Your objective:
Below are the records. Retype exactly the lines between the lines holding "A = [107604/13865" and "Singular values of A: 21/2, 84/2773", inclusive.

[Extracted data entries]
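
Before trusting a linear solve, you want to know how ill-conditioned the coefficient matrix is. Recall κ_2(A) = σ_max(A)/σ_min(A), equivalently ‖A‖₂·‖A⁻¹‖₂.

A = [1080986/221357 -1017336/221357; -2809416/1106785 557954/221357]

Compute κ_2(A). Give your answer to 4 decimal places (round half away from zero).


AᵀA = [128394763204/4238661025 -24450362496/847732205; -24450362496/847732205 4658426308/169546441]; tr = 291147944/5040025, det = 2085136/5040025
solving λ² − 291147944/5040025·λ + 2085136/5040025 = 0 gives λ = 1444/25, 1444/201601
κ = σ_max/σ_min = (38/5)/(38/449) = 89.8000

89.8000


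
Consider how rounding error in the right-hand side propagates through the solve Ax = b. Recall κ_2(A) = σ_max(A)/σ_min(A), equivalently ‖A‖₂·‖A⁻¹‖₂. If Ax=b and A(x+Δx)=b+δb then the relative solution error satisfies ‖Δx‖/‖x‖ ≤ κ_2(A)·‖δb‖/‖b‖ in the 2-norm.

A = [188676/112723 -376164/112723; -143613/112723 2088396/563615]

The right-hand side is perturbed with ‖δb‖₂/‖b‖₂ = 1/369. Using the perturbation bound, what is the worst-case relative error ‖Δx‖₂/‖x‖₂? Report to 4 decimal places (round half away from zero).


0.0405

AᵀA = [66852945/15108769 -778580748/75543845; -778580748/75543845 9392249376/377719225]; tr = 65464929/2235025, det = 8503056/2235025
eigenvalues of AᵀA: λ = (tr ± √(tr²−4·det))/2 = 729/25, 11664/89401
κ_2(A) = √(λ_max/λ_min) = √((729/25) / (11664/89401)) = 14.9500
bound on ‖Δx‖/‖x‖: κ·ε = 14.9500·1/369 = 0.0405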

==

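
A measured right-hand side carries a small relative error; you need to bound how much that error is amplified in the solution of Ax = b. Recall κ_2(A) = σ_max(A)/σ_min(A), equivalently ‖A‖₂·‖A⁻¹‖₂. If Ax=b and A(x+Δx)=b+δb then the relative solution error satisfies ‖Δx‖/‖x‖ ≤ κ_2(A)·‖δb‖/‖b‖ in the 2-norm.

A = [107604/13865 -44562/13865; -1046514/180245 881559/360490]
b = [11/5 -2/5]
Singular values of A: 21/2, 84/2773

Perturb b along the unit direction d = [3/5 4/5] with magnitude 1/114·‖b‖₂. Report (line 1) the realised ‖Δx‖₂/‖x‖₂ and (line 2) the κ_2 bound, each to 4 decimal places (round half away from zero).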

* * *

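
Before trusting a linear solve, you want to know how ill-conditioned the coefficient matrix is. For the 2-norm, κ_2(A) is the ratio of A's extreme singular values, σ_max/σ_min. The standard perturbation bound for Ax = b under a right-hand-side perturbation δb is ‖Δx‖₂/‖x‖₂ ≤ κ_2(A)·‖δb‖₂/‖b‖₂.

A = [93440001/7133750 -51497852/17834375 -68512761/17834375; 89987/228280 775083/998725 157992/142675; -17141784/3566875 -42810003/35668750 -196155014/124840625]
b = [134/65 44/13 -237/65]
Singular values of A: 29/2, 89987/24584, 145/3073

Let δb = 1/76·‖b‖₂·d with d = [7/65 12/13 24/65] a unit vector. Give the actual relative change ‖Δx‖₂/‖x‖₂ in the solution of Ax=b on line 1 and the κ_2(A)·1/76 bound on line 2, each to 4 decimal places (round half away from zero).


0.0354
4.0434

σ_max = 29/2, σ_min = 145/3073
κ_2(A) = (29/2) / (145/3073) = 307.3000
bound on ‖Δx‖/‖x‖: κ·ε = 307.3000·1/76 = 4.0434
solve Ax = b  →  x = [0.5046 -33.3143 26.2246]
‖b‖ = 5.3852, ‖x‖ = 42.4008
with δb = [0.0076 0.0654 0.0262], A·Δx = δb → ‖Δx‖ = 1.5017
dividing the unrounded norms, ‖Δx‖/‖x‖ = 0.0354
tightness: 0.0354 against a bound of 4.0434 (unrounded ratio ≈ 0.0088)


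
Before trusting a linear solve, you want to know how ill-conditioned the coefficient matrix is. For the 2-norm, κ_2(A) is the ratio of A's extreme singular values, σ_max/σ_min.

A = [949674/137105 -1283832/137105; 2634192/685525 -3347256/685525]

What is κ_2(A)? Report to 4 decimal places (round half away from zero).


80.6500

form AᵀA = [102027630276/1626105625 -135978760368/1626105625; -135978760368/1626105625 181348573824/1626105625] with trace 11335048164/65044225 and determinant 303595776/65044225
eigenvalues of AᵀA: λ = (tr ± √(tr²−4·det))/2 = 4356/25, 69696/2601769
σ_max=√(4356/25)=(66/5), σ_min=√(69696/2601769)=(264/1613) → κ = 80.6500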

Solution for this problem:
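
A = [107604/13865 -44562/13865; -1046514/180245 881559/360490]
b = [11/5 -2/5]
Singular values of A: 21/2, 84/2773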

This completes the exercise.